Task objective -
Each entry should appear in the answer exactly as written.

** Data records follows **

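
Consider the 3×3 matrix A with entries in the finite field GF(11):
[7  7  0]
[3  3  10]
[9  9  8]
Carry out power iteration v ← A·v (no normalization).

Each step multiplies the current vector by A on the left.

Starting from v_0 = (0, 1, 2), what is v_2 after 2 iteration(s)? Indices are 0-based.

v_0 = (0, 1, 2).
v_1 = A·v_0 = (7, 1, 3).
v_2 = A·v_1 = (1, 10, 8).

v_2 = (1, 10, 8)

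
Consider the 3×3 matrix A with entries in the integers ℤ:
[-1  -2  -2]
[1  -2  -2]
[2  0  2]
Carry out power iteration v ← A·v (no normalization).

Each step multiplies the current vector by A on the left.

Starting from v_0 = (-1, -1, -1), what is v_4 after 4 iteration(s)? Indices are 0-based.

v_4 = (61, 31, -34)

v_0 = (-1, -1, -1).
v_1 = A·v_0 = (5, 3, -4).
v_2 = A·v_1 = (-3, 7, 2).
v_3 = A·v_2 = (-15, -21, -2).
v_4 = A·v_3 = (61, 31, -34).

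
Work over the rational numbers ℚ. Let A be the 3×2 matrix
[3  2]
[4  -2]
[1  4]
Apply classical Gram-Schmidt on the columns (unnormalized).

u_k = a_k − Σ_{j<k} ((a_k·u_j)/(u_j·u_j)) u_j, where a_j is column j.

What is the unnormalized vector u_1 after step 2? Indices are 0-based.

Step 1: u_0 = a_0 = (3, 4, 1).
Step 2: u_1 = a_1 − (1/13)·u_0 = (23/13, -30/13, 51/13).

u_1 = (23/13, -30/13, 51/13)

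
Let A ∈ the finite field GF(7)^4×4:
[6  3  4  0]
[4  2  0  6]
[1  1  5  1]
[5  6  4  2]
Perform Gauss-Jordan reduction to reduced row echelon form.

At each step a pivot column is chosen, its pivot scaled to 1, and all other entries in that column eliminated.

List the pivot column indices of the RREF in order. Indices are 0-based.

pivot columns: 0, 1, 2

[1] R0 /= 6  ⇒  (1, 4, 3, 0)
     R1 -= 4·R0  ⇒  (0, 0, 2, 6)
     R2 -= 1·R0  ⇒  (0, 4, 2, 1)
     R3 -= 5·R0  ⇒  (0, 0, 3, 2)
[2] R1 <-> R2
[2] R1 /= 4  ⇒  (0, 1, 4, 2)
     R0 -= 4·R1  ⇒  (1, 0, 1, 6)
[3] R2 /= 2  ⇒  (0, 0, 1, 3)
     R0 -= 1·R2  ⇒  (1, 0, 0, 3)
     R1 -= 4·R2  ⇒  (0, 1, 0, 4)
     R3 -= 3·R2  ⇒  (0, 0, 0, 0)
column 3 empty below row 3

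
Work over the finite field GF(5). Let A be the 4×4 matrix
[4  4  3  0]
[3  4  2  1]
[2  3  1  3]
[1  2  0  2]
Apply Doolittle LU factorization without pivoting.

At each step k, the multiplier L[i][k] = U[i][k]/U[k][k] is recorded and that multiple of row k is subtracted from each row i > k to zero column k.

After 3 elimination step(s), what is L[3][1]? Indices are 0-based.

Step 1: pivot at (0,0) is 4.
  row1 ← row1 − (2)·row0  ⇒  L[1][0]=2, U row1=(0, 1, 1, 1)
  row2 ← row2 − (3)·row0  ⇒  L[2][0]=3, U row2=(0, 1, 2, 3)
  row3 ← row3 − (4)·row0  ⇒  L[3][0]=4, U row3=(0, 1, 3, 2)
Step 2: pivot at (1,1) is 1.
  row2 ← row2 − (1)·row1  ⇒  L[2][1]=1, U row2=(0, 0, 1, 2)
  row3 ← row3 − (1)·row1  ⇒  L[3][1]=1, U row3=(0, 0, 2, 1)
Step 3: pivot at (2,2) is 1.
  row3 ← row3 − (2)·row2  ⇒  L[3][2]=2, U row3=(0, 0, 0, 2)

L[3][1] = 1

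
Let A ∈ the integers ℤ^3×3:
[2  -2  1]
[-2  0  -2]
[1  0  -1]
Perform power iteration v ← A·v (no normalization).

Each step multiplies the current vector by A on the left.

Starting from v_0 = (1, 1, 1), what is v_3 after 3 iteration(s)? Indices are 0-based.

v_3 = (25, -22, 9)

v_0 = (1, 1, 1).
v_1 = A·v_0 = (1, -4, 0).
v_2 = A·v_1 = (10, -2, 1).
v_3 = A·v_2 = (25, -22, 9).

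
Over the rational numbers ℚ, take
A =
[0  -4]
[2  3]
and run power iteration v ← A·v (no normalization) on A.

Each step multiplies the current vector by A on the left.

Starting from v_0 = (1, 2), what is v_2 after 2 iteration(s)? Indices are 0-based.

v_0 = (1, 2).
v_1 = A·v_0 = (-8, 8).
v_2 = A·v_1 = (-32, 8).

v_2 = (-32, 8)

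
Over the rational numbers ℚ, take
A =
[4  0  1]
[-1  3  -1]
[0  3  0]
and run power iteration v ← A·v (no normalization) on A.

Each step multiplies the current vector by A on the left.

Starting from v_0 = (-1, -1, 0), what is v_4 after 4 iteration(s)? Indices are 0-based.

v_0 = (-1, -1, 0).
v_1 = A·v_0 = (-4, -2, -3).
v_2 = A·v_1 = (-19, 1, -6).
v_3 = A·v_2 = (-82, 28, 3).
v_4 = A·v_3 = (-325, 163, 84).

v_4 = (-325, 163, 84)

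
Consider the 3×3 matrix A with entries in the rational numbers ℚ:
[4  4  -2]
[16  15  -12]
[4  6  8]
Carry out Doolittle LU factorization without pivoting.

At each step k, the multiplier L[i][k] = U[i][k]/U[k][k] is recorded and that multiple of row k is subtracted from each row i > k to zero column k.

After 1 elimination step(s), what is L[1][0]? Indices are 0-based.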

** End of Data records **

Task answer -
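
Consider the 3×3 matrix A with entries in the finite field GF(11):
[7  7  0]
[3  3  10]
[9  9  8]
Carry out power iteration v ← A·v (no normalization).

Each step multiplies the current vector by A on the left.

Starting from v_0 = (0, 1, 2), what is v_2 after 2 iteration(s)? Indices are 0-based.

v_0 = (0, 1, 2).
v_1 = A·v_0 = (7, 1, 3).
v_2 = A·v_1 = (1, 10, 8).

v_2 = (1, 10, 8)

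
Consider the 3×3 matrix A with entries in the integers ℤ:
[-1  -2  -2]
[1  -2  -2]
[2  0  2]
Carry out power iteration v ← A·v (no normalization).

Each step multiplies the current vector by A on the left.

Starting from v_0 = (-1, -1, -1), what is v_4 after 4 iteration(s)? Indices are 0-based.

v_4 = (61, 31, -34)

v_0 = (-1, -1, -1).
v_1 = A·v_0 = (5, 3, -4).
v_2 = A·v_1 = (-3, 7, 2).
v_3 = A·v_2 = (-15, -21, -2).
v_4 = A·v_3 = (61, 31, -34).

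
Work over the rational numbers ℚ. Let A be the 3×2 matrix
[3  2]
[4  -2]
[1  4]
Apply classical Gram-Schmidt on the columns (unnormalized).

u_k = a_k − Σ_{j<k} ((a_k·u_j)/(u_j·u_j)) u_j, where a_j is column j.

What is the unnormalized vector u_1 after step 2? Indices are 0-based.

Step 1: u_0 = a_0 = (3, 4, 1).
Step 2: u_1 = a_1 − (1/13)·u_0 = (23/13, -30/13, 51/13).

u_1 = (23/13, -30/13, 51/13)

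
Let A ∈ the finite field GF(7)^4×4:
[6  3  4  0]
[4  2  0  6]
[1  1  5  1]
[5  6  4  2]
Perform Gauss-Jordan reduction to reduced row echelon form.

At each step a pivot column is chosen, its pivot scaled to 1, and all other entries in that column eliminated.

List the pivot column indices of the RREF in order. Indices are 0-based.

pivot columns: 0, 1, 2

[1] R0 /= 6  ⇒  (1, 4, 3, 0)
     R1 -= 4·R0  ⇒  (0, 0, 2, 6)
     R2 -= 1·R0  ⇒  (0, 4, 2, 1)
     R3 -= 5·R0  ⇒  (0, 0, 3, 2)
[2] R1 <-> R2
[2] R1 /= 4  ⇒  (0, 1, 4, 2)
     R0 -= 4·R1  ⇒  (1, 0, 1, 6)
[3] R2 /= 2  ⇒  (0, 0, 1, 3)
     R0 -= 1·R2  ⇒  (1, 0, 0, 3)
     R1 -= 4·R2  ⇒  (0, 1, 0, 4)
     R3 -= 3·R2  ⇒  (0, 0, 0, 0)
column 3 empty below row 3

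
Work over the finite field GF(5). Let A be the 4×4 matrix
[4  4  3  0]
[3  4  2  1]
[2  3  1  3]
[1  2  0  2]
Apply Doolittle LU factorization without pivoting.

At each step k, the multiplier L[i][k] = U[i][k]/U[k][k] is recorded and that multiple of row k is subtracted from each row i > k to zero column k.

After 3 elimination step(s), what is L[3][1]? Indices are 0-based.

Step 1: pivot at (0,0) is 4.
  row1 ← row1 − (2)·row0  ⇒  L[1][0]=2, U row1=(0, 1, 1, 1)
  row2 ← row2 − (3)·row0  ⇒  L[2][0]=3, U row2=(0, 1, 2, 3)
  row3 ← row3 − (4)·row0  ⇒  L[3][0]=4, U row3=(0, 1, 3, 2)
Step 2: pivot at (1,1) is 1.
  row2 ← row2 − (1)·row1  ⇒  L[2][1]=1, U row2=(0, 0, 1, 2)
  row3 ← row3 − (1)·row1  ⇒  L[3][1]=1, U row3=(0, 0, 2, 1)
Step 3: pivot at (2,2) is 1.
  row3 ← row3 − (2)·row2  ⇒  L[3][2]=2, U row3=(0, 0, 0, 2)

L[3][1] = 1

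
Let A ∈ the integers ℤ^3×3:
[2  -2  1]
[-2  0  -2]
[1  0  -1]
Perform power iteration v ← A·v (no normalization).

Each step multiplies the current vector by A on the left.

Starting from v_0 = (1, 1, 1), what is v_3 after 3 iteration(s)? Indices are 0-based.

v_3 = (25, -22, 9)

v_0 = (1, 1, 1).
v_1 = A·v_0 = (1, -4, 0).
v_2 = A·v_1 = (10, -2, 1).
v_3 = A·v_2 = (25, -22, 9).

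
Over the rational numbers ℚ, take
A =
[0  -4]
[2  3]
and run power iteration v ← A·v (no normalization) on A.

Each step multiplies the current vector by A on the left.

Starting from v_0 = (1, 2), what is v_2 after 2 iteration(s)? Indices are 0-based.

v_0 = (1, 2).
v_1 = A·v_0 = (-8, 8).
v_2 = A·v_1 = (-32, 8).

v_2 = (-32, 8)

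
Over the rational numbers ℚ, take
A =
[4  0  1]
[-1  3  -1]
[0  3  0]
and run power iteration v ← A·v (no normalization) on A.

Each step multiplies the current vector by A on the left.

Starting from v_0 = (-1, -1, 0), what is v_4 after 4 iteration(s)? Indices are 0-based.

v_0 = (-1, -1, 0).
v_1 = A·v_0 = (-4, -2, -3).
v_2 = A·v_1 = (-19, 1, -6).
v_3 = A·v_2 = (-82, 28, 3).
v_4 = A·v_3 = (-325, 163, 84).

v_4 = (-325, 163, 84)

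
Consider the 3×3 matrix A with entries in the rational numbers ℚ:
[4  4  -2]
[16  15  -12]
[4  6  8]
Carry out Doolittle LU factorization without pivoting.

At each step k, the multiplier L[i][k] = U[i][k]/U[k][k] is recorded and that multiple of row k is subtracted from each row i > k to zero column k.

After 1 elimination step(s), what is L[1][0]? Indices are 0-based.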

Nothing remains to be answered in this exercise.